▶ [Your instructions]
Every line of the entries below from the one containing "Let u(x) = 2*sin(x) + sin(4*x) on (0, π)." to the one containing "Find the largest", both ends included, must be written out exactly. No other line belongs in the answer.

Stored items
_ _ _

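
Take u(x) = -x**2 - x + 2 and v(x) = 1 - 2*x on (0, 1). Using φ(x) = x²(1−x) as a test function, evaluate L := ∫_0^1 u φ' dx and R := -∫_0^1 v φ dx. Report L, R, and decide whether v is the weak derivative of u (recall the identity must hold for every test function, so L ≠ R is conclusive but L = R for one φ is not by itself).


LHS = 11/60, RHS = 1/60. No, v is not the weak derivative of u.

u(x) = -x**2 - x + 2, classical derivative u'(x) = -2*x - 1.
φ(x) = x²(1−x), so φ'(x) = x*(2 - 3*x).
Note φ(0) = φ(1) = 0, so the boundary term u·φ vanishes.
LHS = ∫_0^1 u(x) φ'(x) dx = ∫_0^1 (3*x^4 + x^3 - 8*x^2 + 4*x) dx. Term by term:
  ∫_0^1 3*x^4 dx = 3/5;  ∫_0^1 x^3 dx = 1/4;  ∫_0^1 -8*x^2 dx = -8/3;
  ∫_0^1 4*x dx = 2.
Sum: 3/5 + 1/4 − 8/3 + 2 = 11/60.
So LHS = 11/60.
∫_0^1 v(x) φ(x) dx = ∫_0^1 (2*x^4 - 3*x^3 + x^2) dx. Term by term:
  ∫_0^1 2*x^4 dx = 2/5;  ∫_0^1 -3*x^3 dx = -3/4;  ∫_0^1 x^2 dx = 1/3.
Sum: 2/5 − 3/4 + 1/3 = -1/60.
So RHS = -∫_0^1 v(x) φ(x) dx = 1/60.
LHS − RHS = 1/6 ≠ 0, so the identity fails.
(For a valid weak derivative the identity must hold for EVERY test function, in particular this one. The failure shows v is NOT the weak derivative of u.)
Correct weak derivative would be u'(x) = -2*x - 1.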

_ _ _

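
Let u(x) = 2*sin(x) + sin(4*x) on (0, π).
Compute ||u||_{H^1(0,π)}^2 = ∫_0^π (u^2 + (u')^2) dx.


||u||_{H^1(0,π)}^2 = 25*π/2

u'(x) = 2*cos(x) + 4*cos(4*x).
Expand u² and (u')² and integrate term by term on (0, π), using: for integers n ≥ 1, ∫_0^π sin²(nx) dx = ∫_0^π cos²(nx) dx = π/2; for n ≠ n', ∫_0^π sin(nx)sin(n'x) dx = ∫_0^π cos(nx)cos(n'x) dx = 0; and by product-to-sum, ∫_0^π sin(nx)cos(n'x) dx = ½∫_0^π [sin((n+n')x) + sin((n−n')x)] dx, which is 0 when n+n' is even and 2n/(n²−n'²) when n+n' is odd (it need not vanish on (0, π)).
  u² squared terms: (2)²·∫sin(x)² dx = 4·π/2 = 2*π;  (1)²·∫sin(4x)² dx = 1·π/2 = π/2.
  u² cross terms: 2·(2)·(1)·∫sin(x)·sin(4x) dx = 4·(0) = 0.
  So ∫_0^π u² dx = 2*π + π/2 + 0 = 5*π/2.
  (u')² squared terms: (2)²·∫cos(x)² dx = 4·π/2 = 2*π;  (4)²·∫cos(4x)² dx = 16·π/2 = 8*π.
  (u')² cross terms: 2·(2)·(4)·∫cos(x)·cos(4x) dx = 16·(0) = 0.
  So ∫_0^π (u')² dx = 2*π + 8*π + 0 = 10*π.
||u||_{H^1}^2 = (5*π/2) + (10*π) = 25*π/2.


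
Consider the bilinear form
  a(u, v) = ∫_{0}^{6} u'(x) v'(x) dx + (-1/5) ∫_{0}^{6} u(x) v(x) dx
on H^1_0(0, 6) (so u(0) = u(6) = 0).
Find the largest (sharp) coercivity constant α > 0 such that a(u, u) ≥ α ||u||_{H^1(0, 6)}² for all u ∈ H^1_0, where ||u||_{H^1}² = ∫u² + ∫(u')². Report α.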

_ _ _

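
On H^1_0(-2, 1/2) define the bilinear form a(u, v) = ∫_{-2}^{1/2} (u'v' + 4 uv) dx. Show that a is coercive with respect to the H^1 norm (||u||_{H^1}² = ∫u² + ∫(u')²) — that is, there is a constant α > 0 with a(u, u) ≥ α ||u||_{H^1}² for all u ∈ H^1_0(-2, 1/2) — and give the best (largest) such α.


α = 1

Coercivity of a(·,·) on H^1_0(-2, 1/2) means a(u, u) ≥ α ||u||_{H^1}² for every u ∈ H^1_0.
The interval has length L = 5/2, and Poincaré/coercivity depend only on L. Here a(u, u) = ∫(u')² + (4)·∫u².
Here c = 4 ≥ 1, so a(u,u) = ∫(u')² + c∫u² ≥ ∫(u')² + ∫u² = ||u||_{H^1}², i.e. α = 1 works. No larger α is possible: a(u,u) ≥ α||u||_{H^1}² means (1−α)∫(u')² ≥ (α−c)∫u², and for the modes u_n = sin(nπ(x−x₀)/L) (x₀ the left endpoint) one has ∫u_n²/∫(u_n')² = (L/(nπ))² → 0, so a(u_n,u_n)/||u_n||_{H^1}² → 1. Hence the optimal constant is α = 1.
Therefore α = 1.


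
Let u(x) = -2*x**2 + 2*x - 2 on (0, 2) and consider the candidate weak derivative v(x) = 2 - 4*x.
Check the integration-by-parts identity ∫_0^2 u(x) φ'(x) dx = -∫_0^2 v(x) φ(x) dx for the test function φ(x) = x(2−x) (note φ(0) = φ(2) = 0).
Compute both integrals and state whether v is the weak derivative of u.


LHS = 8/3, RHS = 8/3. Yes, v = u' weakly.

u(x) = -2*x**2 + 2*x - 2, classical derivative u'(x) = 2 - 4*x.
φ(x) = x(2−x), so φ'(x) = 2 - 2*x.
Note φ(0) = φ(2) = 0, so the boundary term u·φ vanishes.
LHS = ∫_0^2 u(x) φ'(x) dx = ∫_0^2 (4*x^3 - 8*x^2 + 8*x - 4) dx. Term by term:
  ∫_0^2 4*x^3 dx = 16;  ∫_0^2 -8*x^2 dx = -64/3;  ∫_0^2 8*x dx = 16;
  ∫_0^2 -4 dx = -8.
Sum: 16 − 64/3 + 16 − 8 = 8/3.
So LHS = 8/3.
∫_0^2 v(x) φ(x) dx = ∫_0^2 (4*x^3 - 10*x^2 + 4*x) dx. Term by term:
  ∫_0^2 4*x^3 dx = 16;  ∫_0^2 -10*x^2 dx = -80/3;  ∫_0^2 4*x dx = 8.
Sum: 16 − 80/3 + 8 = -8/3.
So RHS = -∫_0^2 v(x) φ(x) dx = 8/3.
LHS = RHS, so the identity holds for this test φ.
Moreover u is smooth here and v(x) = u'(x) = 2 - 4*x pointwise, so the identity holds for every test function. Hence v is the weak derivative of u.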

_ _ _

▶ [Result for this exercise]
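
Let u(x) = 2*sin(x) + sin(4*x) on (0, π).
Compute ||u||_{H^1(0,π)}^2 = ∫_0^π (u^2 + (u')^2) dx.


||u||_{H^1(0,π)}^2 = 25*π/2

u'(x) = 2*cos(x) + 4*cos(4*x).
Expand u² and (u')² and integrate term by term on (0, π), using: for integers n ≥ 1, ∫_0^π sin²(nx) dx = ∫_0^π cos²(nx) dx = π/2; for n ≠ n', ∫_0^π sin(nx)sin(n'x) dx = ∫_0^π cos(nx)cos(n'x) dx = 0; and by product-to-sum, ∫_0^π sin(nx)cos(n'x) dx = ½∫_0^π [sin((n+n')x) + sin((n−n')x)] dx, which is 0 when n+n' is even and 2n/(n²−n'²) when n+n' is odd (it need not vanish on (0, π)).
  u² squared terms: (2)²·∫sin(x)² dx = 4·π/2 = 2*π;  (1)²·∫sin(4x)² dx = 1·π/2 = π/2.
  u² cross terms: 2·(2)·(1)·∫sin(x)·sin(4x) dx = 4·(0) = 0.
  So ∫_0^π u² dx = 2*π + π/2 + 0 = 5*π/2.
  (u')² squared terms: (2)²·∫cos(x)² dx = 4·π/2 = 2*π;  (4)²·∫cos(4x)² dx = 16·π/2 = 8*π.
  (u')² cross terms: 2·(2)·(4)·∫cos(x)·cos(4x) dx = 16·(0) = 0.
  So ∫_0^π (u')² dx = 2*π + 8*π + 0 = 10*π.
||u||_{H^1}^2 = (5*π/2) + (10*π) = 25*π/2.


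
Consider the bilinear form
  a(u, v) = ∫_{0}^{6} u'(x) v'(x) dx + (-1/5) ∫_{0}^{6} u(x) v(x) dx
on H^1_0(0, 6) (so u(0) = u(6) = 0).
Find the largest (sharp) coercivity constant α > 0 such that a(u, u) ≥ α ||u||_{H^1(0, 6)}² for all u ∈ H^1_0, where ||u||_{H^1}² = ∫u² + ∫(u')². Report α.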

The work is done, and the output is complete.